What to work on → Of the entries that follow, how many lines hold the word "random"? Reply with the number only.

Stored items:

»»

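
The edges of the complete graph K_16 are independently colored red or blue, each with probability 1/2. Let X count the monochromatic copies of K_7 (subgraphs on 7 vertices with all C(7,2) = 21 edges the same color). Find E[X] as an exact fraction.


Let X = Σ_S X_S over the C(16, 7) = 11440 subsets S of size 7, where X_S = 1 if the K_7 on S is monochromatic.
For a fixed S, the K_7 on S has C(7, 2) = 21 edges. P[all 21 edges red] = (1/2)^21, and likewise for blue, so P[monochromatic] = 2·(1/2)^21 = 2^{1 − 21} = 1/1048576.
By linearity: E[X] = C(16, 7) · 2^{1 − 21} = 11440 · 1/1048576 = 715/65536.
Numerically: E[X] ≈ 0.01091.

E[X] = C(16,7)·2^(1−C(7,2)) = 715/65536 ≈ 0.01091.


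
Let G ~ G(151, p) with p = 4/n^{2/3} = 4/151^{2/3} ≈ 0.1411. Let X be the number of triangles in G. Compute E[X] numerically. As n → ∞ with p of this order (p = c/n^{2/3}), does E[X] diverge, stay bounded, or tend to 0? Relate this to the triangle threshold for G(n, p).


Number of potential triangles: C(151, 3) = 562475.
Each occurs with probability p³ ≈ (0.1411)³ ≈ 2.806894e-03.
By linearity: E[X] = C(151, 3)·p³ ≈ 562475 · 2.806894e-03 ≈ 1578.8079.
Since α = 2/3 < 1, p = c/n^{2/3} ≫ 1/n is above the triangle threshold p ~ 1/n. Asymptotically E[X] ~ (c³/6)·n^{3(1−α)} = (4³/6)·n^{1} → ∞; triangles are abundant w.h.p.

E[X] ≈ 1578.8079; in regime p = Θ(1/n^{2/3}) E[X] diverges (above the triangle threshold p ~ 1/n).


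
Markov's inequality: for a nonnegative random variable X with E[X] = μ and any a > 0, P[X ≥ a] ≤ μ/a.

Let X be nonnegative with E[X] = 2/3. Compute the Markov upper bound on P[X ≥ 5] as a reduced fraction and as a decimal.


μ = E[X] = 2/3, a = 5.
Markov: P[X ≥ 5] ≤ μ/a = (2/3)/5 = 2/15.
Numerically: ≈ 0.133.
(Since a = 5 > μ = 0.667, the bound 2/15 is < 1 and informative.)

P[X ≥ 5] ≤ 2/15 ≈ 0.133.


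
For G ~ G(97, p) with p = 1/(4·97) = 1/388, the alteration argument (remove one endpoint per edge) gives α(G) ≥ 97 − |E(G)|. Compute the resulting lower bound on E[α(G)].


E[|E(G)|] = C(97, 2)·p = 4656 · (1/388) = 12.
E[α(G)] ≥ n − E[|E(G)|] = 97 − 12 = 85.
Numerically: ≈ 85.00000.
(This is only a lower bound; the true E[α(G)] may be larger.)

E[α(G)] ≥ 85 ≈ 85.00000.


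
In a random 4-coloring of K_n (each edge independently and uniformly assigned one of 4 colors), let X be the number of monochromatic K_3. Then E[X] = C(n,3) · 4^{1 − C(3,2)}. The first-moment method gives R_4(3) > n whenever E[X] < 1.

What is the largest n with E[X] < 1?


We need C(n, 3) · 4^{1 − 3} < 1, i.e. C(n, 3) < 4^{3 − 1} = 16.
Check values of n near the boundary:
  n = 3: C(3, 3) = 1; 1 < 16? YES
  n = 4: C(4, 3) = 4; 4 < 16? YES
  n = 5: C(5, 3) = 10; 10 < 16? YES
  n = 6: C(6, 3) = 20; 20 < 16? NO
  n = 7: C(7, 3) = 35; 35 < 16? NO
  n = 8: C(8, 3) = 56; 56 < 16? NO
The largest n with C(n, 3) < 16 is n = 5 (where E[X] = 5/8 ≈ 0.62500). Hence R_4(3) > 5, i.e. R_4(3) ≥ 6.

Largest n = 5; hence R_4(3) > 5.


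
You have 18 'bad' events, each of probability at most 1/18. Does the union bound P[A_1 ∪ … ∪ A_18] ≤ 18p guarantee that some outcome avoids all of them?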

««

The completed task → 2